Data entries
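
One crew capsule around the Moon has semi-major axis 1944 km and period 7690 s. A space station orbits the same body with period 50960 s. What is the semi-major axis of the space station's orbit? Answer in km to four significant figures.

Kepler's third law: a³ ∝ T², so a₂ = a₁ (T₂/T₁)^(2/3).
T₂/T₁ = 6.627, (T₂/T₁)^(2/3) = 3.528.
a₂ = 1944 × 3.528 = 6859 km.

a₂ ≈ 6859 km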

TASK DESCRIPTION: This exercise calls for every record to be restated word for word.

WRITTEN ANSWER:
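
One crew capsule around the Moon has semi-major axis 1944 km and period 7690 s. A space station orbits the same body with period 50960 s. What is the semi-major axis of the space station's orbit? Answer in km to four significant figures.

Kepler's third law: a³ ∝ T², so a₂ = a₁ (T₂/T₁)^(2/3).
T₂/T₁ = 6.627, (T₂/T₁)^(2/3) = 3.528.
a₂ = 1944 × 3.528 = 6859 km.

a₂ ≈ 6859 km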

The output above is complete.